■ The task:
Check every line below for the word "master" and copy each one that has it.

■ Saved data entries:
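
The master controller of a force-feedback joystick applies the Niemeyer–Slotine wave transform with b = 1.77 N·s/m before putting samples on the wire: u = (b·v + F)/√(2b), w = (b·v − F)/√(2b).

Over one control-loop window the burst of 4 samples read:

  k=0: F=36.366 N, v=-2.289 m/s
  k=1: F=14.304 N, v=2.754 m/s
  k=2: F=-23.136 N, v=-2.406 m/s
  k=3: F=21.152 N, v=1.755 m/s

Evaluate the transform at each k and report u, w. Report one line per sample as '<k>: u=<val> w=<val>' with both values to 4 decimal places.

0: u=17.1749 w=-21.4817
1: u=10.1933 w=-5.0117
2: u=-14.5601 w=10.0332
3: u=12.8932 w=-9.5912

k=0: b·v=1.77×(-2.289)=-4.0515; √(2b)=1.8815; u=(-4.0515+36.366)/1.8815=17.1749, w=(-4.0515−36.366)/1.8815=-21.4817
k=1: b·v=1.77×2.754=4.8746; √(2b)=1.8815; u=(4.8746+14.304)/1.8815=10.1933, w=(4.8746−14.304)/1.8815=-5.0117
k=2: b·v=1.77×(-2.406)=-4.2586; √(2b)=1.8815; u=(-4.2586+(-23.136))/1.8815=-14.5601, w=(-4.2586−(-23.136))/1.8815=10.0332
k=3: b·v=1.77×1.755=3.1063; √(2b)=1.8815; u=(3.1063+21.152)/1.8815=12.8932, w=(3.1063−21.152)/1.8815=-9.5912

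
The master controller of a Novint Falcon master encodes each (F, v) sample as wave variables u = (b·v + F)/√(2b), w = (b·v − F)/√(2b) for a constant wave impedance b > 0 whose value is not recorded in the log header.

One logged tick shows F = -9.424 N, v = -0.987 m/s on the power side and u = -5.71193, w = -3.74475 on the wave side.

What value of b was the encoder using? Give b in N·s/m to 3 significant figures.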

■ Solution:
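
The master controller of a force-feedback joystick applies the Niemeyer–Slotine wave transform with b = 1.77 N·s/m before putting samples on the wire: u = (b·v + F)/√(2b), w = (b·v − F)/√(2b).
The master controller of a Novint Falcon master encodes each (F, v) sample as wave variables u = (b·v + F)/√(2b), w = (b·v − F)/√(2b) for a constant wave impedance b > 0 whose value is not recorded in the log header.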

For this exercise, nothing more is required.